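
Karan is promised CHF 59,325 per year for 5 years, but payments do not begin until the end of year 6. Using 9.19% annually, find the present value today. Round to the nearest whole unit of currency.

CHF 147,944

PV at t=5 (ordinary 5-year annuity): 59325 × a(5|0.0919) = 59325 × 3.870551 = 229,620.4475
Discount back 5 years: 229,620.4475 × (1+0.0919)^(−5) = 229,620.4475 × 0.644296 = 147,943.6159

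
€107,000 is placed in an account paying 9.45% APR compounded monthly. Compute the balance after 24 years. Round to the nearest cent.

€1,024,484.86

Periodic rate i = 0.0945/12 = 0.007875; n = 24 × 12 = 288 periods.
107,000 × (1+0.007875)^288 = 107,000 × 9.574625 = 1,024,484.8636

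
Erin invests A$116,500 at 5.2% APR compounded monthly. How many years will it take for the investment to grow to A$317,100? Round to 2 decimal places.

19.30 years

Periodic rate i = 0.052/12 = 0.00433333.
n = ln(317100/116500) / ln(1+0.00433333) = ln(2.72189) / 0.004324 = 231.5755 months
= 231.5755/12 years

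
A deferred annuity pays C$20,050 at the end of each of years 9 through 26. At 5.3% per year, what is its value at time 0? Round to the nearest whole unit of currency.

PV at t=8 (ordinary 18-year annuity): 20050 × a(18|0.053) = 20050 × 11.420374 = 228,978.5019
PV₀ = 228,978.5019 / (1+0.053)^8 = 228,978.5019 / 1.511565 = 151,484.3404

C$151,484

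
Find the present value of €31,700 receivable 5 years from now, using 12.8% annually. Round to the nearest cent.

€17,358.56

Discount factor = (1+0.128)^(−5) = 0.547589; PV = 31,700 × 0.547589 = 17,358.5628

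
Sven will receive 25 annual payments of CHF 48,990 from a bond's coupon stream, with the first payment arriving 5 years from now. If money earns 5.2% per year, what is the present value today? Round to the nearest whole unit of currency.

Value one period before first payment (t=4): 48990 × [1 − (1+0.052)^(−25)] / 0.052 = 48990 × 13.815711 = 676,831.6637
PV₀ = 676,831.6637 / (1+0.052)^4 = 676,831.6637 / 1.224794 = 552,608.6880

CHF 552,609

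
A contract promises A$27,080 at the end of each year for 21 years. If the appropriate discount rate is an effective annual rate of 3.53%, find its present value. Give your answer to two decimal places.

Annuity factor a(21|0.0353) = 14.656525; PV = 27080 × 14.656525 = 396,898.7052

A$396,898.71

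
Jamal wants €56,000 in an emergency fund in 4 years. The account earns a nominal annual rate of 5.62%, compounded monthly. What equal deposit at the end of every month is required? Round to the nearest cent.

€1,043.16

i = 0.0562/12 = 0.00468333 per month; n = 4·12 = 48.
PMT = 56000 / ( [(1+0.00468333)^48 − 1] / 0.00468333 ) = 56000 / 53.683004 = 1,043.1607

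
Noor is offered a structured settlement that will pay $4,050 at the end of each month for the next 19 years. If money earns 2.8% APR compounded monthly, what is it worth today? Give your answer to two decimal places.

With 12 periods per year: i = 0.00233333, n = 228.
PV = PMT · [1 − (1+i)^(−n)] / i = 4050 · 176.660108 = 715,473.4391

$715,473.44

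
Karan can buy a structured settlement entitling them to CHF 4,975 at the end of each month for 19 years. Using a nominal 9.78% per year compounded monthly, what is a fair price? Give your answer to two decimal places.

CHF 514,511.42

i = 0.0978/12 = 0.00815 per month; n = 19·12 = 228.
Annuity factor a(228|0.00815) = 103.419380; PV = 4975 × 103.419380 = 514,511.4157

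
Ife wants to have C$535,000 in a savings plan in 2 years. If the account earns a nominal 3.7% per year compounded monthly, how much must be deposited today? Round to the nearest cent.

C$496,895.92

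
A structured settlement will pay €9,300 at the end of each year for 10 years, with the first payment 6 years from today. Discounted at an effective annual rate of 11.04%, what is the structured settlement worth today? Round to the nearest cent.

€32,390.40

Value one period before first payment (t=5): 9300 × [1 − (1+0.1104)^(−10)] / 0.1104 = 9300 × 5.879367 = 54,678.1153
PV₀ = 54,678.1153 / (1+0.1104)^5 = 54,678.1153 / 1.688096 = 32,390.3970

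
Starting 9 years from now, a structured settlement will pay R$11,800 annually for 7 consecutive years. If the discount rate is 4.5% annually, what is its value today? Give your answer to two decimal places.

R$48,895.18

PV at t=8 (ordinary 7-year annuity): 11800 × a(7|0.045) = 11800 × 5.892701 = 69,533.8711
PV₀ = 69,533.8711 / (1+0.045)^8 = 69,533.8711 / 1.422101 = 48,895.1840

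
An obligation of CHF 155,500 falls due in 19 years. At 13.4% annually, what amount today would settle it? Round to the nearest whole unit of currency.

CHF 14,259

PV = 155,500 / (1 + 0.134)^19 = 155,500 / 10.905562 = 14,258.7796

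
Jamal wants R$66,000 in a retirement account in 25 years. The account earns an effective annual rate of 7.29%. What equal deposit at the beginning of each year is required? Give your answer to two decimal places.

R$932.83

PMT = 66000 / ( [(1+0.0729)^25 − 1] / 0.0729 × (1+i) ) = 66000 / 70.752411 = 932.8304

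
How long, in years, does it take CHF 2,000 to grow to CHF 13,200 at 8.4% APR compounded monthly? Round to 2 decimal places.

22.54 years

Periodic rate i = 0.084/12 = 0.007.
n = ln(13200/2000) / ln(1+0.007) = ln(6.60000) / 0.006976 = 270.5238 months
= 270.5238/12 years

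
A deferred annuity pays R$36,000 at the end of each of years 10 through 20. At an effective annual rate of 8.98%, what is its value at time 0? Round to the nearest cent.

R$113,092.06

Value one period before first payment (t=9): 36000 × [1 − (1+0.0898)^(−11)] / 0.0898 = 36000 × 6.811627 = 245,218.5747
PV₀ = 245,218.5747 / (1+0.0898)^9 = 245,218.5747 / 2.168309 = 113,092.0644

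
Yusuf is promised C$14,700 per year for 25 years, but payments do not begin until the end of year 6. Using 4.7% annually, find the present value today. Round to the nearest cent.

PV at t=5 (ordinary 25-year annuity): 14700 × a(25|0.047) = 14700 × 14.527663 = 213,556.6461
Discount back 5 years: 213,556.6461 × (1+0.047)^(−5) = 213,556.6461 × 0.794816 = 169,738.2356

C$169,738.24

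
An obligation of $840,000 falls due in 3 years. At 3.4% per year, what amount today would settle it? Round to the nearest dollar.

$759,832

Discount factor = (1+0.034)^(−3) = 0.904562; PV = 840,000 × 0.904562 = 759,832.1576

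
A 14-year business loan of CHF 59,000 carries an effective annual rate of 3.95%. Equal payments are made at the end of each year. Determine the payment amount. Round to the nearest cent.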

Exercise
For every entry above, write out an exact copy.

Solution to this exercise
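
Karan is promised CHF 59,325 per year for 5 years, but payments do not begin until the end of year 6. Using 9.19% annually, find the present value today. Round to the nearest whole unit of currency.

CHF 147,944

PV at t=5 (ordinary 5-year annuity): 59325 × a(5|0.0919) = 59325 × 3.870551 = 229,620.4475
Discount back 5 years: 229,620.4475 × (1+0.0919)^(−5) = 229,620.4475 × 0.644296 = 147,943.6159

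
€107,000 is placed in an account paying 9.45% APR compounded monthly. Compute the balance after 24 years. Round to the nearest cent.

€1,024,484.86

Periodic rate i = 0.0945/12 = 0.007875; n = 24 × 12 = 288 periods.
107,000 × (1+0.007875)^288 = 107,000 × 9.574625 = 1,024,484.8636

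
Erin invests A$116,500 at 5.2% APR compounded monthly. How many years will it take for the investment to grow to A$317,100? Round to 2 decimal places.

19.30 years

Periodic rate i = 0.052/12 = 0.00433333.
n = ln(317100/116500) / ln(1+0.00433333) = ln(2.72189) / 0.004324 = 231.5755 months
= 231.5755/12 years

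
A deferred annuity pays C$20,050 at the end of each of years 9 through 26. At 5.3% per year, what is its value at time 0? Round to the nearest whole unit of currency.

PV at t=8 (ordinary 18-year annuity): 20050 × a(18|0.053) = 20050 × 11.420374 = 228,978.5019
PV₀ = 228,978.5019 / (1+0.053)^8 = 228,978.5019 / 1.511565 = 151,484.3404

C$151,484

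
Find the present value of €31,700 receivable 5 years from now, using 12.8% annually. Round to the nearest cent.

€17,358.56

Discount factor = (1+0.128)^(−5) = 0.547589; PV = 31,700 × 0.547589 = 17,358.5628

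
Sven will receive 25 annual payments of CHF 48,990 from a bond's coupon stream, with the first payment arriving 5 years from now. If money earns 5.2% per year, what is the present value today? Round to the nearest whole unit of currency.

Value one period before first payment (t=4): 48990 × [1 − (1+0.052)^(−25)] / 0.052 = 48990 × 13.815711 = 676,831.6637
PV₀ = 676,831.6637 / (1+0.052)^4 = 676,831.6637 / 1.224794 = 552,608.6880

CHF 552,609

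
A contract promises A$27,080 at the end of each year for 21 years. If the appropriate discount rate is an effective annual rate of 3.53%, find its present value. Give your answer to two decimal places.

Annuity factor a(21|0.0353) = 14.656525; PV = 27080 × 14.656525 = 396,898.7052

A$396,898.71

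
Jamal wants €56,000 in an emergency fund in 4 years. The account earns a nominal annual rate of 5.62%, compounded monthly. What equal deposit at the end of every month is required? Round to the nearest cent.

€1,043.16

i = 0.0562/12 = 0.00468333 per month; n = 4·12 = 48.
PMT = 56000 / ( [(1+0.00468333)^48 − 1] / 0.00468333 ) = 56000 / 53.683004 = 1,043.1607

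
Noor is offered a structured settlement that will pay $4,050 at the end of each month for the next 19 years. If money earns 2.8% APR compounded monthly, what is it worth today? Give your answer to two decimal places.

With 12 periods per year: i = 0.00233333, n = 228.
PV = PMT · [1 − (1+i)^(−n)] / i = 4050 · 176.660108 = 715,473.4391

$715,473.44

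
Karan can buy a structured settlement entitling them to CHF 4,975 at the end of each month for 19 years. Using a nominal 9.78% per year compounded monthly, what is a fair price? Give your answer to two decimal places.

CHF 514,511.42

i = 0.0978/12 = 0.00815 per month; n = 19·12 = 228.
Annuity factor a(228|0.00815) = 103.419380; PV = 4975 × 103.419380 = 514,511.4157

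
Ife wants to have C$535,000 in a savings plan in 2 years. If the account earns a nominal 3.7% per year compounded monthly, how much must be deposited today? Round to the nearest cent.

C$496,895.92

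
A structured settlement will pay €9,300 at the end of each year for 10 years, with the first payment 6 years from today. Discounted at an effective annual rate of 11.04%, what is the structured settlement worth today? Round to the nearest cent.

€32,390.40

Value one period before first payment (t=5): 9300 × [1 − (1+0.1104)^(−10)] / 0.1104 = 9300 × 5.879367 = 54,678.1153
PV₀ = 54,678.1153 / (1+0.1104)^5 = 54,678.1153 / 1.688096 = 32,390.3970

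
Starting 9 years from now, a structured settlement will pay R$11,800 annually for 7 consecutive years. If the discount rate is 4.5% annually, what is its value today? Give your answer to two decimal places.

R$48,895.18

PV at t=8 (ordinary 7-year annuity): 11800 × a(7|0.045) = 11800 × 5.892701 = 69,533.8711
PV₀ = 69,533.8711 / (1+0.045)^8 = 69,533.8711 / 1.422101 = 48,895.1840

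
An obligation of CHF 155,500 falls due in 19 years. At 13.4% annually, what amount today would settle it? Round to the nearest whole unit of currency.

CHF 14,259

PV = 155,500 / (1 + 0.134)^19 = 155,500 / 10.905562 = 14,258.7796

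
Jamal wants R$66,000 in a retirement account in 25 years. The account earns an effective annual rate of 7.29%. What equal deposit at the beginning of each year is required? Give your answer to two decimal places.

R$932.83

PMT = 66000 / ( [(1+0.0729)^25 − 1] / 0.0729 × (1+i) ) = 66000 / 70.752411 = 932.8304

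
How long, in years, does it take CHF 2,000 to grow to CHF 13,200 at 8.4% APR compounded monthly? Round to 2 decimal places.

22.54 years

Periodic rate i = 0.084/12 = 0.007.
n = ln(13200/2000) / ln(1+0.007) = ln(6.60000) / 0.006976 = 270.5238 months
= 270.5238/12 years

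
A deferred annuity pays R$36,000 at the end of each of years 10 through 20. At an effective annual rate of 8.98%, what is its value at time 0? Round to the nearest cent.

R$113,092.06

Value one period before first payment (t=9): 36000 × [1 − (1+0.0898)^(−11)] / 0.0898 = 36000 × 6.811627 = 245,218.5747
PV₀ = 245,218.5747 / (1+0.0898)^9 = 245,218.5747 / 2.168309 = 113,092.0644

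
Yusuf is promised C$14,700 per year for 25 years, but payments do not begin until the end of year 6. Using 4.7% annually, find the present value today. Round to the nearest cent.

PV at t=5 (ordinary 25-year annuity): 14700 × a(25|0.047) = 14700 × 14.527663 = 213,556.6461
Discount back 5 years: 213,556.6461 × (1+0.047)^(−5) = 213,556.6461 × 0.794816 = 169,738.2356

C$169,738.24

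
An obligation of $840,000 falls due in 3 years. At 3.4% per year, what amount today would settle it? Round to the nearest dollar.

$759,832

Discount factor = (1+0.034)^(−3) = 0.904562; PV = 840,000 × 0.904562 = 759,832.1576

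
A 14-year business loan of CHF 59,000 carries an effective annual rate of 3.95%. Equal payments are made at the end of each year. Determine the payment amount. Round to the nearest cent.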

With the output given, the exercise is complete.